- [Saved data entries]:
********
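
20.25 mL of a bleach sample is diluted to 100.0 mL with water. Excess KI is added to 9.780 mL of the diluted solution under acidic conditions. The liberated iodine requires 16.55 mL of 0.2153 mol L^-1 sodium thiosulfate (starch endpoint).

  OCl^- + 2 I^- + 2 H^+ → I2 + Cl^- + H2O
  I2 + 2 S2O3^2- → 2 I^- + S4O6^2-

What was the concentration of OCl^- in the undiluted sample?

n(S2O3^2-) = 0.01655 × 0.2153 = 3.563 × 10^-3 mol
n(I2) = n(S2O3^2-)/2 = 1.782 × 10^-3 mol
n(OCl^-) in the aliquot = 1.782 × 10^-3 mol (1:1 ratio)
[OCl^-]_dilute = 1.782 × 10^-3 / 0.009780 = 0.1822 mol/L
[OCl^-]_original = 0.1822 × 100.0/20.25 = 0.8996 mol/L

0.8996 mol/L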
********
- [What you are asked to do]: Repeat every line exactly, starting with the first line of the entries, and stop once the line containing "I2 + 2 S2O3^2- →" has been given.

- [Response]:
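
20.25 mL of a bleach sample is diluted to 100.0 mL with water. Excess KI is added to 9.780 mL of the diluted solution under acidic conditions. The liberated iodine requires 16.55 mL of 0.2153 mol L^-1 sodium thiosulfate (starch endpoint).

  OCl^- + 2 I^- + 2 H^+ → I2 + Cl^- + H2O
  I2 + 2 S2O3^2- → 2 I^- + S4O6^2-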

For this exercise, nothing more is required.